### [Task item]
Copy out all the entries shown below, exactly as they appear.

### [Provided data]
= Beginning of Section =
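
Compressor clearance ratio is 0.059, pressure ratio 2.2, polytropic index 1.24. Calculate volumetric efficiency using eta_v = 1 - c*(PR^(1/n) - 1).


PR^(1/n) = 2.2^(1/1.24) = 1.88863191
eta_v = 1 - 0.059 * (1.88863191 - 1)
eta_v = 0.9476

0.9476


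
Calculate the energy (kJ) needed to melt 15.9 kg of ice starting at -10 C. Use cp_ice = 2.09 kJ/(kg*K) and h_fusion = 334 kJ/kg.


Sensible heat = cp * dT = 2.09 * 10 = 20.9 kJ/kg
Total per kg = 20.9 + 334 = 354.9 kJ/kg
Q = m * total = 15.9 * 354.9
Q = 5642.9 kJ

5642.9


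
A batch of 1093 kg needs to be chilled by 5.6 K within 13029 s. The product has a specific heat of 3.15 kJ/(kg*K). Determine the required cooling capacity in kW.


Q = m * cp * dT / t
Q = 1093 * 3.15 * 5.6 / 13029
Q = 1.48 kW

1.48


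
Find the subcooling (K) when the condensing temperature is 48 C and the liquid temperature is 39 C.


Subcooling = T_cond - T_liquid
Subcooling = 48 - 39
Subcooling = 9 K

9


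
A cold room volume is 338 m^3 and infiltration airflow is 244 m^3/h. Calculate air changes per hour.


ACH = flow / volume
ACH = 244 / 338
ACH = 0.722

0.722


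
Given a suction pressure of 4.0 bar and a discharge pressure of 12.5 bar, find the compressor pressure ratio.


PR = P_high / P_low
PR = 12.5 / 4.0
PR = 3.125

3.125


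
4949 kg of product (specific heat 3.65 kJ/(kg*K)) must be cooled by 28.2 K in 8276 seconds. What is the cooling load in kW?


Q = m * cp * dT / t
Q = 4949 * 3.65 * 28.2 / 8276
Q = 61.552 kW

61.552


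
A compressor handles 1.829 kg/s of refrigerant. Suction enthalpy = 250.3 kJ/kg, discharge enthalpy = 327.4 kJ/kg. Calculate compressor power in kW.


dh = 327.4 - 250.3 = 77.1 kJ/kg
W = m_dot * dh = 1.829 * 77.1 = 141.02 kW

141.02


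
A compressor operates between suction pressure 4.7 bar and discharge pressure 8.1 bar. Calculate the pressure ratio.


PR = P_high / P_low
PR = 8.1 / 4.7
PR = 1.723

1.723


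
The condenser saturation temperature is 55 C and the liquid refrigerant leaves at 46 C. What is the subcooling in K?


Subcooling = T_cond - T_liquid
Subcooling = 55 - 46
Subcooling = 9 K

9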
= End of Section =
### [Written response]
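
Compressor clearance ratio is 0.059, pressure ratio 2.2, polytropic index 1.24. Calculate volumetric efficiency using eta_v = 1 - c*(PR^(1/n) - 1).


PR^(1/n) = 2.2^(1/1.24) = 1.88863191
eta_v = 1 - 0.059 * (1.88863191 - 1)
eta_v = 0.9476

0.9476


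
Calculate the energy (kJ) needed to melt 15.9 kg of ice starting at -10 C. Use cp_ice = 2.09 kJ/(kg*K) and h_fusion = 334 kJ/kg.


Sensible heat = cp * dT = 2.09 * 10 = 20.9 kJ/kg
Total per kg = 20.9 + 334 = 354.9 kJ/kg
Q = m * total = 15.9 * 354.9
Q = 5642.9 kJ

5642.9


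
A batch of 1093 kg needs to be chilled by 5.6 K within 13029 s. The product has a specific heat of 3.15 kJ/(kg*K). Determine the required cooling capacity in kW.


Q = m * cp * dT / t
Q = 1093 * 3.15 * 5.6 / 13029
Q = 1.48 kW

1.48


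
Find the subcooling (K) when the condensing temperature is 48 C and the liquid temperature is 39 C.


Subcooling = T_cond - T_liquid
Subcooling = 48 - 39
Subcooling = 9 K

9


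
A cold room volume is 338 m^3 and infiltration airflow is 244 m^3/h. Calculate air changes per hour.


ACH = flow / volume
ACH = 244 / 338
ACH = 0.722

0.722


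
Given a suction pressure of 4.0 bar and a discharge pressure of 12.5 bar, find the compressor pressure ratio.


PR = P_high / P_low
PR = 12.5 / 4.0
PR = 3.125

3.125


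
4949 kg of product (specific heat 3.65 kJ/(kg*K)) must be cooled by 28.2 K in 8276 seconds. What is the cooling load in kW?


Q = m * cp * dT / t
Q = 4949 * 3.65 * 28.2 / 8276
Q = 61.552 kW

61.552


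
A compressor handles 1.829 kg/s of refrigerant. Suction enthalpy = 250.3 kJ/kg, discharge enthalpy = 327.4 kJ/kg. Calculate compressor power in kW.


dh = 327.4 - 250.3 = 77.1 kJ/kg
W = m_dot * dh = 1.829 * 77.1 = 141.02 kW

141.02


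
A compressor operates between suction pressure 4.7 bar and discharge pressure 8.1 bar. Calculate the pressure ratio.


PR = P_high / P_low
PR = 8.1 / 4.7
PR = 1.723

1.723


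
The condenser saturation temperature is 55 C and the liquid refrigerant leaves at 46 C. What is the subcooling in K?


Subcooling = T_cond - T_liquid
Subcooling = 55 - 46
Subcooling = 9 K

9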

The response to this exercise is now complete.